--- Information given ---
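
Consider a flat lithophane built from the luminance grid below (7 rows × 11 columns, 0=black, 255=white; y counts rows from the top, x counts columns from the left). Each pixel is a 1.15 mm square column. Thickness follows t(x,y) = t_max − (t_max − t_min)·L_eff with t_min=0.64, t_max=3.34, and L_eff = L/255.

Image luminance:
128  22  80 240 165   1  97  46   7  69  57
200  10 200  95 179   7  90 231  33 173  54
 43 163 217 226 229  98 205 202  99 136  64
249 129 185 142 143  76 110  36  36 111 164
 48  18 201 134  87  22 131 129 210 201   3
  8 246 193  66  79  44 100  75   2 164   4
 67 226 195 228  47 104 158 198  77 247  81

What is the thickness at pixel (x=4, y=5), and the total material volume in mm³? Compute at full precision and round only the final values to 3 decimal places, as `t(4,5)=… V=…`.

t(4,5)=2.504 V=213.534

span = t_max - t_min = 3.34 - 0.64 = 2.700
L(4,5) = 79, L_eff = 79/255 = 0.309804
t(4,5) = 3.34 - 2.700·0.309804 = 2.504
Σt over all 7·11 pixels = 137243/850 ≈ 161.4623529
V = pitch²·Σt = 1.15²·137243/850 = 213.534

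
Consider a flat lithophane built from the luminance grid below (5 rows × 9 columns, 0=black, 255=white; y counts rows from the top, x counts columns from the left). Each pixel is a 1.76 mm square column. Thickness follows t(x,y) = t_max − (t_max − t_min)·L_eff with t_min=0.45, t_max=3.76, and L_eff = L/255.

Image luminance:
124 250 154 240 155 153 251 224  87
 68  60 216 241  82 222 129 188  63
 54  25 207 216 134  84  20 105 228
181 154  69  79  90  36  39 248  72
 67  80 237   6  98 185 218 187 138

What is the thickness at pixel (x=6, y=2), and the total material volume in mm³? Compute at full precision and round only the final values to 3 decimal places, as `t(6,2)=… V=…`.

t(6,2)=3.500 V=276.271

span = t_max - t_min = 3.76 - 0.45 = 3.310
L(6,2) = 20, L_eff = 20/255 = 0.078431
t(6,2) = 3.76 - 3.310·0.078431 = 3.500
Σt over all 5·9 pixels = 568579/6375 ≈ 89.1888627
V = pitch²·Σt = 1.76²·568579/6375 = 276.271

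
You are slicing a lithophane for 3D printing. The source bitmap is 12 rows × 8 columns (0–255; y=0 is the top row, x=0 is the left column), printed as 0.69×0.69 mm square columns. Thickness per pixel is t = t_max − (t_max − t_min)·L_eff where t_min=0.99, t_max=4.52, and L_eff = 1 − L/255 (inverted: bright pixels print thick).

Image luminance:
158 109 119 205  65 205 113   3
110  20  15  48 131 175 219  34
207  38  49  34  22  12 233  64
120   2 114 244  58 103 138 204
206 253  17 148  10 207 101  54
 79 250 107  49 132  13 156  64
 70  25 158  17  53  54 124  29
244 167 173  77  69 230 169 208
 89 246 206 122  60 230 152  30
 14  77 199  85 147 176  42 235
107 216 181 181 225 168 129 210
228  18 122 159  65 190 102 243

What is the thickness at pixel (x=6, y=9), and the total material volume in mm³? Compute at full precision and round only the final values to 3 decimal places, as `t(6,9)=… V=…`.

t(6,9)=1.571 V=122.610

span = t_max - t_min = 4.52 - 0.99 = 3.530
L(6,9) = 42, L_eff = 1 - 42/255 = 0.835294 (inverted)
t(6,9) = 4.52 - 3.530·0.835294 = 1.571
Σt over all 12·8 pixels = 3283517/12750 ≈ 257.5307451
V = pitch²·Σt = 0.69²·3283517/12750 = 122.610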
---
--- Information given ---
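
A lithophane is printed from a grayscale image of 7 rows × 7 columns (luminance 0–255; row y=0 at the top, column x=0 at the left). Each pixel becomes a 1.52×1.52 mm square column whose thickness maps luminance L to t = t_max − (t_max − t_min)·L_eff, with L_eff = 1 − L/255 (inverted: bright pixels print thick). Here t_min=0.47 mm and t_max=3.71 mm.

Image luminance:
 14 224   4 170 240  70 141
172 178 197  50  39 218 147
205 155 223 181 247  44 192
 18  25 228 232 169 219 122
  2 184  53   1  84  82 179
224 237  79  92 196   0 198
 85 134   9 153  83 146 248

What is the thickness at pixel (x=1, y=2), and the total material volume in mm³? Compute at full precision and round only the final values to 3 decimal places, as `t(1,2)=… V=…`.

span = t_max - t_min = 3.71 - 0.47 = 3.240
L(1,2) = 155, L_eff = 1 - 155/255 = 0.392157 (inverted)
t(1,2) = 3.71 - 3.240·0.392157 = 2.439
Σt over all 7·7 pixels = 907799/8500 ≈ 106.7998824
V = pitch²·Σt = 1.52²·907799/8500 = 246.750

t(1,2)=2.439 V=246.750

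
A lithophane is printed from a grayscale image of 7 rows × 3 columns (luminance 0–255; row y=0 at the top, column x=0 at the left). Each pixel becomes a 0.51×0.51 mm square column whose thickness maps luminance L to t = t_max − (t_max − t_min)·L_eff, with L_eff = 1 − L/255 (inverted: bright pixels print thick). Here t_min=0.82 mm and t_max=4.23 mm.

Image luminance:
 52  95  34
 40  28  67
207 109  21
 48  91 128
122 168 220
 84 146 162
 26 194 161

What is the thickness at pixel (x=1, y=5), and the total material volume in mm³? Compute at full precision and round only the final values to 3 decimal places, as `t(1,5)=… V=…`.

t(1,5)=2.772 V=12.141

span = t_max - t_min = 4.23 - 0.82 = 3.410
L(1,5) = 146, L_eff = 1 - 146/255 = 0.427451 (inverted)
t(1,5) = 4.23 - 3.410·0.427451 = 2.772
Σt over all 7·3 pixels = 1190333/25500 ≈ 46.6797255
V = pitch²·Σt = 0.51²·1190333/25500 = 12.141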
---
--- Information given ---
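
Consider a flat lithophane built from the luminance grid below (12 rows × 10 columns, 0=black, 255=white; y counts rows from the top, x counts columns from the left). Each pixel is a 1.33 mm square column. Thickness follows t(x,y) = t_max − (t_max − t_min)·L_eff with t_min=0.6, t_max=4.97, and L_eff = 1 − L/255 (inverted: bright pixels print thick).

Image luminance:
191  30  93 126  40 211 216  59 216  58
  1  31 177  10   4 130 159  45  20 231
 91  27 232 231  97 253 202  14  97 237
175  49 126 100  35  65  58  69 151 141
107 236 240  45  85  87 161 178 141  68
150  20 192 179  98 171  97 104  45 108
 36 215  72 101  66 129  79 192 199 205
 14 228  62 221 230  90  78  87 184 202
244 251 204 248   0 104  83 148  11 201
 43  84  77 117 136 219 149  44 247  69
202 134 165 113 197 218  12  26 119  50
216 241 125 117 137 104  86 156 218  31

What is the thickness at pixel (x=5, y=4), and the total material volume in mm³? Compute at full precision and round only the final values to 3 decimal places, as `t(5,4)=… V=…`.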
---
▶ _Goal of the exercise_
Your reply is to repeat, unchanged, the lines above running from the one with "t_max=3.34, and L_eff = L/255." up to and including the one with "218 187 138".

▶ _Output of the exercise_
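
Consider a flat lithophane built from the luminance grid below (7 rows × 11 columns, 0=black, 255=white; y counts rows from the top, x counts columns from the left). Each pixel is a 1.15 mm square column. Thickness follows t(x,y) = t_max − (t_max − t_min)·L_eff with t_min=0.64, t_max=3.34, and L_eff = L/255.

Image luminance:
128  22  80 240 165   1  97  46   7  69  57
200  10 200  95 179   7  90 231  33 173  54
 43 163 217 226 229  98 205 202  99 136  64
249 129 185 142 143  76 110  36  36 111 164
 48  18 201 134  87  22 131 129 210 201   3
  8 246 193  66  79  44 100  75   2 164   4
 67 226 195 228  47 104 158 198  77 247  81

What is the thickness at pixel (x=4, y=5), and the total material volume in mm³? Compute at full precision and round only the final values to 3 decimal places, as `t(4,5)=… V=…`.

t(4,5)=2.504 V=213.534

span = t_max - t_min = 3.34 - 0.64 = 2.700
L(4,5) = 79, L_eff = 79/255 = 0.309804
t(4,5) = 3.34 - 2.700·0.309804 = 2.504
Σt over all 7·11 pixels = 137243/850 ≈ 161.4623529
V = pitch²·Σt = 1.15²·137243/850 = 213.534

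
Consider a flat lithophane built from the luminance grid below (5 rows × 9 columns, 0=black, 255=white; y counts rows from the top, x counts columns from the left). Each pixel is a 1.76 mm square column. Thickness follows t(x,y) = t_max − (t_max − t_min)·L_eff with t_min=0.45, t_max=3.76, and L_eff = L/255.

Image luminance:
124 250 154 240 155 153 251 224  87
 68  60 216 241  82 222 129 188  63
 54  25 207 216 134  84  20 105 228
181 154  69  79  90  36  39 248  72
 67  80 237   6  98 185 218 187 138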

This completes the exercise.